(Beginning of Source information)

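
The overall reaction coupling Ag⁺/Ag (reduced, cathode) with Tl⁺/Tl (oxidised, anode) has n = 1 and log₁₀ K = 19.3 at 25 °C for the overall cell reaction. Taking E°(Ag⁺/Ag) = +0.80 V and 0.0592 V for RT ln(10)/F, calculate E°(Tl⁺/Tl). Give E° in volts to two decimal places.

-0.34 V

E°cell = (0.0592/n)·log K = (0.0592/1)(19.3) = +1.143 V.
Since Ag⁺/Ag is the cathode and Tl⁺/Tl the anode, E°cell = E°(Ag⁺/Ag) − E°(Tl⁺/Tl).
So E°(Tl⁺/Tl) = E°(Ag⁺/Ag) − E°cell = (+0.80) − (+1.143) = -0.34 V.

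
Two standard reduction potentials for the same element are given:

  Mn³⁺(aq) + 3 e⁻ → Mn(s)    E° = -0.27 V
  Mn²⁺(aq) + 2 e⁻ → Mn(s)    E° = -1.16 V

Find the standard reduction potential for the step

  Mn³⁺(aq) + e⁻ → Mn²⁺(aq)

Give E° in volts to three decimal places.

+1.510 V

Sequential free energies add, so n₃E°₃ = n₁E°₁ + n₂E°₂.
With n₃ = 3, and the known step contributing 2×(-1.16) V, the unknown satisfies 1·E° = 3×(-0.27) − 2×(-1.16) = +1.510.
E° = +1.510 / 1 = +1.510 V.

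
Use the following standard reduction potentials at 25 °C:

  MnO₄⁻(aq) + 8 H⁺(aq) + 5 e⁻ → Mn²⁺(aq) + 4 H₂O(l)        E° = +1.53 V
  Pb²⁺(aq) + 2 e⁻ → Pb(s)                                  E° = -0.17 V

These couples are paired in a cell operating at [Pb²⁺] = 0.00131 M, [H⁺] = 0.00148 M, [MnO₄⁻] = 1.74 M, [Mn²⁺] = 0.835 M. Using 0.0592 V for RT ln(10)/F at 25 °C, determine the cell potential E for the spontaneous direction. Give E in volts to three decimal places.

MnO₄⁻/Mn²⁺ is the cathode (higher E°), Pb²⁺/Pb the anode: E°cell = +1.53 − (-0.17) = +1.70 V, n = 10.
Overall: 2 MnO₄⁻(aq) + 16 H⁺(aq) + 5 Pb(s) → 2 Mn²⁺(aq) + 8 H₂O(l) + 5 Pb²⁺(aq)
Q = [Mn²⁺]^2·[Pb²⁺]^5 / ([MnO₄⁻]^2·[H⁺]^16); log Q = 30.224.
E = E° − (0.0592/n) log Q = +1.70 − (0.0592/10)(30.224) = +1.521 V.

+1.521 V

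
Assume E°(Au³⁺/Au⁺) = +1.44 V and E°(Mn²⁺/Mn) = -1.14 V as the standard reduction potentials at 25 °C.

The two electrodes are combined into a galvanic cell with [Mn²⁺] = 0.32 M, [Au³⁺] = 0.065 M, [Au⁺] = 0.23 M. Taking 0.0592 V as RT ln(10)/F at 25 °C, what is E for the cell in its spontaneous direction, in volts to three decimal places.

Au³⁺/Au⁺ is the cathode (higher E°), Mn²⁺/Mn the anode: E°cell = +1.44 − (-1.14) = +2.58 V, n = 2.
Overall: Au³⁺(aq) + Mn(s) → Au⁺(aq) + Mn²⁺(aq)
Q = [Au⁺]·[Mn²⁺] / ([Au³⁺]); log Q = 0.054.
E = E° − (0.0592/n) log Q = +2.58 − (0.0592/2)(0.054) = +2.578 V.

+2.578 V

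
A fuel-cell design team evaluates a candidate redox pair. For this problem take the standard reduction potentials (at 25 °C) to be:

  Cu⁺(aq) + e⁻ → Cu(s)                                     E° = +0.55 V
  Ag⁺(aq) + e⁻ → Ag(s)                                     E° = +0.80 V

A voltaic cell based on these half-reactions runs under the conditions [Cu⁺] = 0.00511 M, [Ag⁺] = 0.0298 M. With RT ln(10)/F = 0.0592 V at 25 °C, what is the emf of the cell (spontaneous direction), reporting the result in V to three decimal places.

+0.295 V

Ag⁺/Ag is the cathode (higher E°), Cu⁺/Cu the anode: E°cell = +0.80 − (+0.55) = +0.25 V, n = 1.
Overall: Ag⁺(aq) + Cu(s) → Ag(s) + Cu⁺(aq)
Q = [Cu⁺] / ([Ag⁺]); log Q = -0.766.
E = E° − (0.0592/n) log Q = +0.25 − (0.0592/1)(-0.766) = +0.295 V.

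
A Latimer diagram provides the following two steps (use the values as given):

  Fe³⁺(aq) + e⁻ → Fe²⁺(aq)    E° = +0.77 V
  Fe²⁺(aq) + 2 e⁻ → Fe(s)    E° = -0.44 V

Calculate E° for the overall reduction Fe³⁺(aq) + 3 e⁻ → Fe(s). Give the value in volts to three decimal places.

Standard free energies of sequential steps add: ΔG°₃ = ΔG°₁ + ΔG°₂, so n₃E°₃ = n₁E°₁ + n₂E°₂.
E°₃ = (1×+0.77 + 2×-0.44) / 3 = (-0.110) / 3 = -0.037 V.

-0.037 V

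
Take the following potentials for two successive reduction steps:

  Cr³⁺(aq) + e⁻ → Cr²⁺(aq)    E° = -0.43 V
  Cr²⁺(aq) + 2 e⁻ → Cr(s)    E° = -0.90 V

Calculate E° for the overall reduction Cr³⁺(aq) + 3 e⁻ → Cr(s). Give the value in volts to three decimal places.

-0.743 V

Since ΔG° = −nFE° is additive over sequential reductions, n₃E°₃ = n₁E°₁ + n₂E°₂.
E°₃ = (1×-0.43 + 2×-0.90) / 3 = (-2.230) / 3 = -0.743 V.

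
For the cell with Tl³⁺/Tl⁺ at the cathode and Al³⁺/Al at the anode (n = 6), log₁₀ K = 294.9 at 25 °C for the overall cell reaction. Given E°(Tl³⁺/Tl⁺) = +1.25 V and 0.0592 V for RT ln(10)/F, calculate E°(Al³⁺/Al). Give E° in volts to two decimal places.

-1.66 V

E°cell = (0.0592/n)·log K = (0.0592/6)(294.9) = +2.910 V.
Since Tl³⁺/Tl⁺ is the cathode and Al³⁺/Al the anode, E°cell = E°(Tl³⁺/Tl⁺) − E°(Al³⁺/Al).
So E°(Al³⁺/Al) = E°(Tl³⁺/Tl⁺) − E°cell = (+1.25) − (+2.910) = -1.66 V.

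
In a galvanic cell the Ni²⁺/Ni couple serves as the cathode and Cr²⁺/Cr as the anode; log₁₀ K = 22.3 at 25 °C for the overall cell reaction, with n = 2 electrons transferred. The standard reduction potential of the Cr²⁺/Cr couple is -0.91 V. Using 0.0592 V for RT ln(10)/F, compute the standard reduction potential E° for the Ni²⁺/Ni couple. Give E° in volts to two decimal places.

E°cell = (0.0592/n)·log K = (0.0592/2)(22.3) = +0.660 V.
Since Ni²⁺/Ni is the cathode and Cr²⁺/Cr the anode, E°cell = E°(Ni²⁺/Ni) − E°(Cr²⁺/Cr).
So E°(Ni²⁺/Ni) = E°cell + E°(Cr²⁺/Cr) = +0.660 + (-0.91) = -0.25 V.

-0.25 V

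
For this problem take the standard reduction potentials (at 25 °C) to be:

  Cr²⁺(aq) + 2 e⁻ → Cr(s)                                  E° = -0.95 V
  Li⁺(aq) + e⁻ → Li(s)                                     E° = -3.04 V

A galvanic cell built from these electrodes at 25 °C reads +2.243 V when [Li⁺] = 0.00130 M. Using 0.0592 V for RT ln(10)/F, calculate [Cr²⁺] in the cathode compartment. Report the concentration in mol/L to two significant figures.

0.25 M

Cr²⁺/Cr is the cathode, Li⁺/Li the anode: E°cell = +2.09 V, n = 2.
Overall reaction: Cr²⁺(aq) + 2 Li(s) → Cr(s) + 2 Li⁺(aq); Q = [Li⁺]^2/[Cr²⁺]^1.
From E = E° − (0.0592/n) log Q: log Q = (E° − E)·n/0.0592 = (+2.09 − (+2.243))·2/0.0592 = -5.1689.
So 1·log[Cr²⁺] = 2·log(0.0013) − log Q = -5.7721 − (-5.1689) = -0.6032; [Cr²⁺] = 10^(-0.6032) ≈ 0.25 M.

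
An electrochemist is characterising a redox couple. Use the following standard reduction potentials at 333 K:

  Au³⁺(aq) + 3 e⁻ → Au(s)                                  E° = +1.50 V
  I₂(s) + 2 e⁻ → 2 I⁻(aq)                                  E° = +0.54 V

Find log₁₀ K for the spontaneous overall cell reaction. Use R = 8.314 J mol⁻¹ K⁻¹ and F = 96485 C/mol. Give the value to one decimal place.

Cathode: Au³⁺/Au; anode: I₂/I⁻. E°cell = (+1.50) − (+0.54) = +0.96 V, with n = 6.
ΔG° = −nFE° = −RT ln K, so ln K = nFE°/(RT) = (6)(96485)(+0.96) / ((8.314)(333)) = 200.737.
log₁₀ K = 200.737 / ln 10 = 87.2.

87.2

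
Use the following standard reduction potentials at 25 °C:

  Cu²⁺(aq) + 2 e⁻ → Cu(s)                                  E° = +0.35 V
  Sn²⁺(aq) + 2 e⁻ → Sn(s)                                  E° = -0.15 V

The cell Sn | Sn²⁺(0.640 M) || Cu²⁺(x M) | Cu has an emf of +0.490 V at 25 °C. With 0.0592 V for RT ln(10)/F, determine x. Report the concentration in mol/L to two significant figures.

0.29 M

Cu²⁺/Cu is the cathode, Sn²⁺/Sn the anode: E°cell = +0.50 V, n = 2.
Overall reaction: Cu²⁺(aq) + Sn(s) → Cu(s) + Sn²⁺(aq); Q = [Sn²⁺]^1/[Cu²⁺]^1.
From E = E° − (0.0592/n) log Q: log Q = (E° − E)·n/0.0592 = (+0.50 − (+0.490))·2/0.0592 = 0.3378.
So 1·log[Cu²⁺] = 1·log(0.64) − log Q = -0.1938 − (0.3378) = -0.5316; [Cu²⁺] = 10^(-0.5316) ≈ 0.29 M.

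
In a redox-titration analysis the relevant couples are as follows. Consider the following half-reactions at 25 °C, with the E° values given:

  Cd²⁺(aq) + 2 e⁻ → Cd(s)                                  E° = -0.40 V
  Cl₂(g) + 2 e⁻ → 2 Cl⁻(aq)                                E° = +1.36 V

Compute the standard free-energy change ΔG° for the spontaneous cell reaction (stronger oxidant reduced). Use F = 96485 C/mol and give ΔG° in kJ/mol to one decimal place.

Cl₂/Cl⁻ (E° = +1.36 V) is the cathode; Cd²⁺/Cd (E° = -0.40 V) is the anode, so E°cell = +1.76 V.
Balancing electrons gives n = 2 (lcm of 2 and 2).
ΔG° = −nFE° = −(2)(96485)(+1.76) = -339,627 J = -339.6 kJ/mol.

-339.6 kJ/mol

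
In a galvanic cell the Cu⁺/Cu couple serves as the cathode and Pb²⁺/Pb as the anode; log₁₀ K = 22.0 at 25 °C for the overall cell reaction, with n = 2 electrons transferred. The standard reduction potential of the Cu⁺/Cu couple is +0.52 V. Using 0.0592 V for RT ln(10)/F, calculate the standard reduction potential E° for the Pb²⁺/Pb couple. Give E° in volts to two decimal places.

-0.13 V

E°cell = (0.0592/n)·log K = (0.0592/2)(22.0) = +0.651 V.
Since Cu⁺/Cu is the cathode and Pb²⁺/Pb the anode, E°cell = E°(Cu⁺/Cu) − E°(Pb²⁺/Pb).
So E°(Pb²⁺/Pb) = E°(Cu⁺/Cu) − E°cell = (+0.52) − (+0.651) = -0.13 V.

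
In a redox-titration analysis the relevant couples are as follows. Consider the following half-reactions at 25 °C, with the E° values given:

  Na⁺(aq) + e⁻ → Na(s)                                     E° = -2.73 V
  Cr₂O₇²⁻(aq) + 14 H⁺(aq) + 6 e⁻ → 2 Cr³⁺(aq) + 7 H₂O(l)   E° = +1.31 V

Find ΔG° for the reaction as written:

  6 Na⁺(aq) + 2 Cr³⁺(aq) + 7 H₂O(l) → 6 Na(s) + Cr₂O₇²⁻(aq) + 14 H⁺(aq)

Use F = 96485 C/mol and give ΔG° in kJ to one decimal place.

+2338.8 kJ

As written, Na⁺/Na is reduced (cathode) and Cr₂O₇²⁻/Cr³⁺ is oxidised (anode), so E°cell = (-2.73) − (+1.31) = -4.04 V.
Balancing electrons gives n = 6.
ΔG° = −nFE° = −(6)(96485)(-4.04) = 2,338,796 J = +2338.8 kJ.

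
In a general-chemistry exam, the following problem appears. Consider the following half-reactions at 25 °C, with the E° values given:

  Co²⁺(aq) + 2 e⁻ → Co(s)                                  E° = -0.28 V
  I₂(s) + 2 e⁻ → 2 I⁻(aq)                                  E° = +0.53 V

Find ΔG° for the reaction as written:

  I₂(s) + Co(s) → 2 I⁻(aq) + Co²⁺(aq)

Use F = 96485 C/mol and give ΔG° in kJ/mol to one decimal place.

-156.3 kJ/mol

As written, I₂/I⁻ is reduced (cathode) and Co²⁺/Co is oxidised (anode), so E°cell = (+0.53) − (-0.28) = +0.81 V.
Balancing electrons gives n = 2.
ΔG° = −nFE° = −(2)(96485)(+0.81) = -156,306 J = -156.3 kJ/mol.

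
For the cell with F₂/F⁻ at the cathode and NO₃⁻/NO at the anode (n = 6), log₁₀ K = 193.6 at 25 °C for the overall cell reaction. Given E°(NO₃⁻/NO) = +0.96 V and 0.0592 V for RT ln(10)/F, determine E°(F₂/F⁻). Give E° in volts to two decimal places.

+2.87 V

E°cell = (0.0592/n)·log K = (0.0592/6)(193.6) = +1.910 V.
Since F₂/F⁻ is the cathode and NO₃⁻/NO the anode, E°cell = E°(F₂/F⁻) − E°(NO₃⁻/NO).
So E°(F₂/F⁻) = E°cell + E°(NO₃⁻/NO) = +1.910 + (+0.96) = +2.87 V.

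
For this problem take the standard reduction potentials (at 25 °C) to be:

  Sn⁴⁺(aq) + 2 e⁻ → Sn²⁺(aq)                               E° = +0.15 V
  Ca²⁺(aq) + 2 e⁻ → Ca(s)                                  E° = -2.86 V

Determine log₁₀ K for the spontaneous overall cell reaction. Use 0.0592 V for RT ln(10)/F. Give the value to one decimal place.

101.7

Cathode: Sn⁴⁺/Sn²⁺; anode: Ca²⁺/Ca. E°cell = +3.01 V, n = 2.
log K = nE°cell / 0.0592 = (2)(+3.01) / 0.0592 = 101.7.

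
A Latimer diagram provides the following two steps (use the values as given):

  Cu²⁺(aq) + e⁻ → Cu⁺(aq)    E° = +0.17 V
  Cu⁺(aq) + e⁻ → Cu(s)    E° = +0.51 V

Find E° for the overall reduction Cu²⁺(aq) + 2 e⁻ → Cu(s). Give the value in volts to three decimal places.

+0.340 V

Standard free energies of sequential steps add: ΔG°₃ = ΔG°₁ + ΔG°₂, so n₃E°₃ = n₁E°₁ + n₂E°₂.
E°₃ = (1×+0.17 + 1×+0.51) / 2 = (+0.680) / 2 = +0.340 V.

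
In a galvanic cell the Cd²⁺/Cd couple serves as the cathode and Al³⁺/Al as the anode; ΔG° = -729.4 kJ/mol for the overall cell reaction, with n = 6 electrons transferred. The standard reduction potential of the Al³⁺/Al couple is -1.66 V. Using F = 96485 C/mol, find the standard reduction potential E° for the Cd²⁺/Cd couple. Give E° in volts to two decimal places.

-0.40 V

E°cell = −ΔG°/(nF) = −(-729.4×10³)/((6)(96485)) = +1.260 V.
Since Cd²⁺/Cd is the cathode and Al³⁺/Al the anode, E°cell = E°(Cd²⁺/Cd) − E°(Al³⁺/Al).
So E°(Cd²⁺/Cd) = E°cell + E°(Al³⁺/Al) = +1.260 + (-1.66) = -0.40 V.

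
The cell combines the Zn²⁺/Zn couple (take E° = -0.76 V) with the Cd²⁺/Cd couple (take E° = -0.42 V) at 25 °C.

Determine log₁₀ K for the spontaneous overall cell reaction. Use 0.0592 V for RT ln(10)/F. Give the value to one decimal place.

11.5

Cathode: Cd²⁺/Cd; anode: Zn²⁺/Zn. E°cell = +0.34 V, n = 2.
log K = nE°cell / 0.0592 = (2)(+0.34) / 0.0592 = 11.5.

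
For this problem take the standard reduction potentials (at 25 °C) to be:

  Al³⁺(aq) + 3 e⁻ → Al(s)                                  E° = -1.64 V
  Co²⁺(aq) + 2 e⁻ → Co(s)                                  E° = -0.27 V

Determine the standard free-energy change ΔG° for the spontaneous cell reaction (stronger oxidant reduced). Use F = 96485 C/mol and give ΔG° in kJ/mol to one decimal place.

-793.1 kJ/mol

Co²⁺/Co (E° = -0.27 V) is the cathode; Al³⁺/Al (E° = -1.64 V) is the anode, so E°cell = +1.37 V.
Balancing electrons gives n = 6 (lcm of 2 and 3).
ΔG° = −nFE° = −(6)(96485)(+1.37) = -793,107 J = -793.1 kJ/mol.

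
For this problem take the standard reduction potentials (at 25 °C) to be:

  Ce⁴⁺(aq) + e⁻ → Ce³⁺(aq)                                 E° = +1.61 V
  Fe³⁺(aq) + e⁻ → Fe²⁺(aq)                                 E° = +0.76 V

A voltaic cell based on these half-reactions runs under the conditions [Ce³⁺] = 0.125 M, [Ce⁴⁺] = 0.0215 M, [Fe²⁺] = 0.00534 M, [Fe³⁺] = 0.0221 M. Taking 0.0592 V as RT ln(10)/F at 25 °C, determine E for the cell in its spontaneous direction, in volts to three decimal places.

Ce⁴⁺/Ce³⁺ is the cathode (higher E°), Fe³⁺/Fe²⁺ the anode: E°cell = +1.61 − (+0.76) = +0.85 V, n = 1.
Overall: Ce⁴⁺(aq) + Fe²⁺(aq) → Ce³⁺(aq) + Fe³⁺(aq)
Q = [Ce³⁺]·[Fe³⁺] / ([Ce⁴⁺]·[Fe²⁺]); log Q = 1.381.
E = E° − (0.0592/n) log Q = +0.85 − (0.0592/1)(1.381) = +0.768 V.

+0.768 V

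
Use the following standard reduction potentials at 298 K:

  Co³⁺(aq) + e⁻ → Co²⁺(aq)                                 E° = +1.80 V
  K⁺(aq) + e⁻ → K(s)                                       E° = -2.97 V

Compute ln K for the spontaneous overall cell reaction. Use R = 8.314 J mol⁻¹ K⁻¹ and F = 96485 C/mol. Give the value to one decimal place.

Cathode: Co³⁺/Co²⁺; anode: K⁺/K. E°cell = (+1.80) − (-2.97) = +4.77 V, with n = 1.
ΔG° = −nFE° = −RT ln K, so ln K = nFE°/(RT) = (1)(96485)(+4.77) / ((8.314)(298)) = 185.760.

185.8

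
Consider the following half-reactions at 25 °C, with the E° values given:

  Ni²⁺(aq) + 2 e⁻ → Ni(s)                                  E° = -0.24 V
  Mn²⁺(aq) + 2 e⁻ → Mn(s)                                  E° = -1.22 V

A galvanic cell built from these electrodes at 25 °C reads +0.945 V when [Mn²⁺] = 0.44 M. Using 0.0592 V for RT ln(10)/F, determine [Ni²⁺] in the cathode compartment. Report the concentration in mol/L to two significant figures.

0.029 M

Ni²⁺/Ni is the cathode, Mn²⁺/Mn the anode: E°cell = +0.98 V, n = 2.
Overall reaction: Ni²⁺(aq) + Mn(s) → Ni(s) + Mn²⁺(aq); Q = [Mn²⁺]^1/[Ni²⁺]^1.
From E = E° − (0.0592/n) log Q: log Q = (E° − E)·n/0.0592 = (+0.98 − (+0.945))·2/0.0592 = 1.1824.
So 1·log[Ni²⁺] = 1·log(0.44) − log Q = -0.3565 − (1.1824) = -1.5389; [Ni²⁺] = 10^(-1.5389) ≈ 0.029 M.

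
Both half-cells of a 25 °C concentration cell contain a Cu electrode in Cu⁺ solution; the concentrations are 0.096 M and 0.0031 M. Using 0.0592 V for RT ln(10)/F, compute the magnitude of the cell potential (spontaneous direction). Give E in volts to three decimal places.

+0.088 V

For a concentration cell E°cell = 0. The 0.096 M side is the cathode (reduction is favoured where [Cu⁺] is higher).
With n = 1, E = −(0.0592/1) log([Cu⁺]ₐₙ/[Cu⁺]꜀ₐₜ) = −(0.0592/1) log(0.0031/0.096) = −(0.0592/1)(-1.491) = +0.088 V.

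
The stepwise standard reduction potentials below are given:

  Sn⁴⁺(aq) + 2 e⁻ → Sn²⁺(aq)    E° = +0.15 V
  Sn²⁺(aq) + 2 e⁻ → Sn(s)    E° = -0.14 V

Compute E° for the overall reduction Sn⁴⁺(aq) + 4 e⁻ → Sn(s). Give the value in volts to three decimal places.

Standard free energies of sequential steps add: ΔG°₃ = ΔG°₁ + ΔG°₂, so n₃E°₃ = n₁E°₁ + n₂E°₂.
E°₃ = (2×+0.15 + 2×-0.14) / 4 = (+0.020) / 4 = +0.005 V.

+0.005 V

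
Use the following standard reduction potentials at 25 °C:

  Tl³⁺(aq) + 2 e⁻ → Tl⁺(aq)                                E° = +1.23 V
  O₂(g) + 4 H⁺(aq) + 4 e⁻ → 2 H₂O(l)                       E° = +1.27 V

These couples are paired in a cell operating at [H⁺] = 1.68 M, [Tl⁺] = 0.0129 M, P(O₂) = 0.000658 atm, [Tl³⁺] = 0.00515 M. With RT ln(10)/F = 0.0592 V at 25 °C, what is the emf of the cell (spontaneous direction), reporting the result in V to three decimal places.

+0.018 V

O₂/H₂O is the cathode (higher E°), Tl³⁺/Tl⁺ the anode: E°cell = +1.27 − (+1.23) = +0.04 V, n = 4.
Overall: O₂(g) + 4 H⁺(aq) + 2 Tl⁺(aq) → 2 H₂O(l) + 2 Tl³⁺(aq)
Q = [Tl³⁺]^2 / (P(O₂)·[H⁺]^4·[Tl⁺]^2); log Q = 1.483.
E = E° − (0.0592/n) log Q = +0.04 − (0.0592/4)(1.483) = +0.018 V.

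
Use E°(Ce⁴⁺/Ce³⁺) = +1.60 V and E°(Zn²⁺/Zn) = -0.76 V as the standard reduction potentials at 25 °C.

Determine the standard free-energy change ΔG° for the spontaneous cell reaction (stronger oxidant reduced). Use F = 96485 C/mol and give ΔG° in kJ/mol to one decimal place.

-455.4 kJ/mol

Ce⁴⁺/Ce³⁺ (E° = +1.60 V) is the cathode; Zn²⁺/Zn (E° = -0.76 V) is the anode, so E°cell = +2.36 V.
Balancing electrons gives n = 2 (lcm of 1 and 2).
ΔG° = −nFE° = −(2)(96485)(+2.36) = -455,409 J = -455.4 kJ/mol.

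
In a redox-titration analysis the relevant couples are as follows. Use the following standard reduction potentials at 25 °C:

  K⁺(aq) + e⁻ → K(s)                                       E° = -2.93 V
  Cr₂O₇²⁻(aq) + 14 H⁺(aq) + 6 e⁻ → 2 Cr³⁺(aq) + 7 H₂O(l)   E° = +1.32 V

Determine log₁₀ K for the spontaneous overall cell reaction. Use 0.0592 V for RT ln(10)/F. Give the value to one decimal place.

430.7

Cathode: Cr₂O₇²⁻/Cr³⁺; anode: K⁺/K. E°cell = +4.25 V, n = 6.
log K = nE°cell / 0.0592 = (6)(+4.25) / 0.0592 = 430.7.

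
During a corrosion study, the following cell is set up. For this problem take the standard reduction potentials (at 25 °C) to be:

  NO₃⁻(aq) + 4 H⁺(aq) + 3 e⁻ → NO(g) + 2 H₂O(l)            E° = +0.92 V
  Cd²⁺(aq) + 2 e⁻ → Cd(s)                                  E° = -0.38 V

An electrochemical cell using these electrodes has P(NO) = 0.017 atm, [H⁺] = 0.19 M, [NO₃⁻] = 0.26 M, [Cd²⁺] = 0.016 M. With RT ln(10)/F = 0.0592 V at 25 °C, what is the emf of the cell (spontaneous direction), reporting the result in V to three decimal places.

NO₃⁻/NO is the cathode (higher E°), Cd²⁺/Cd the anode: E°cell = +0.92 − (-0.38) = +1.30 V, n = 6.
Overall: 2 NO₃⁻(aq) + 8 H⁺(aq) + 3 Cd(s) → 2 NO(g) + 4 H₂O(l) + 3 Cd²⁺(aq)
Q = P(NO)^2·[Cd²⁺]^3 / ([NO₃⁻]^2·[H⁺]^8); log Q = -1.987.
E = E° − (0.0592/n) log Q = +1.30 − (0.0592/6)(-1.987) = +1.320 V.

+1.320 V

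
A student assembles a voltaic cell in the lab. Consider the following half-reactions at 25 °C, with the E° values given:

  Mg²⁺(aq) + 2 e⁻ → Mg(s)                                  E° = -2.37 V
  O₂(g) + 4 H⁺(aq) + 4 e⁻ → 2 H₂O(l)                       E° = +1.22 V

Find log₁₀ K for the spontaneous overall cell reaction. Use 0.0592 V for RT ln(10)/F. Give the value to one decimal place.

Cathode: O₂/H₂O; anode: Mg²⁺/Mg. E°cell = +3.59 V, n = 4.
log K = nE°cell / 0.0592 = (4)(+3.59) / 0.0592 = 242.6.

242.6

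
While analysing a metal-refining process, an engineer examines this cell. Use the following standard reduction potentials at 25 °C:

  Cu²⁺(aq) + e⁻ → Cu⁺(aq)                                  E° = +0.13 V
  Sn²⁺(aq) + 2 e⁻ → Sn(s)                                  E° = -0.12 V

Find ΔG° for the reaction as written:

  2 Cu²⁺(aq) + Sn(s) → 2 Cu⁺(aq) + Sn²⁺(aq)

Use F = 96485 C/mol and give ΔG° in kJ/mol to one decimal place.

-48.2 kJ/mol

As written, Cu²⁺/Cu⁺ is reduced (cathode) and Sn²⁺/Sn is oxidised (anode), so E°cell = (+0.13) − (-0.12) = +0.25 V.
Balancing electrons gives n = 2.
ΔG° = −nFE° = −(2)(96485)(+0.25) = -48,242 J = -48.2 kJ/mol.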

(End of Source information)

Exactly the lines from the one containing "A student assembles" to the last line of the entries above must be duplicated, with both of those lines included and nothing more.

* Result *
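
A student assembles a voltaic cell in the lab. Consider the following half-reactions at 25 °C, with the E° values given:

  Mg²⁺(aq) + 2 e⁻ → Mg(s)                                  E° = -2.37 V
  O₂(g) + 4 H⁺(aq) + 4 e⁻ → 2 H₂O(l)                       E° = +1.22 V

Find log₁₀ K for the spontaneous overall cell reaction. Use 0.0592 V for RT ln(10)/F. Give the value to one decimal place.

Cathode: O₂/H₂O; anode: Mg²⁺/Mg. E°cell = +3.59 V, n = 4.
log K = nE°cell / 0.0592 = (4)(+3.59) / 0.0592 = 242.6.

242.6

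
While analysing a metal-refining process, an engineer examines this cell. Use the following standard reduction potentials at 25 °C:

  Cu²⁺(aq) + e⁻ → Cu⁺(aq)                                  E° = +0.13 V
  Sn²⁺(aq) + 2 e⁻ → Sn(s)                                  E° = -0.12 V

Find ΔG° for the reaction as written:

  2 Cu²⁺(aq) + Sn(s) → 2 Cu⁺(aq) + Sn²⁺(aq)

Use F = 96485 C/mol and give ΔG° in kJ/mol to one decimal place.

-48.2 kJ/mol

As written, Cu²⁺/Cu⁺ is reduced (cathode) and Sn²⁺/Sn is oxidised (anode), so E°cell = (+0.13) − (-0.12) = +0.25 V.
Balancing electrons gives n = 2.
ΔG° = −nFE° = −(2)(96485)(+0.25) = -48,242 J = -48.2 kJ/mol.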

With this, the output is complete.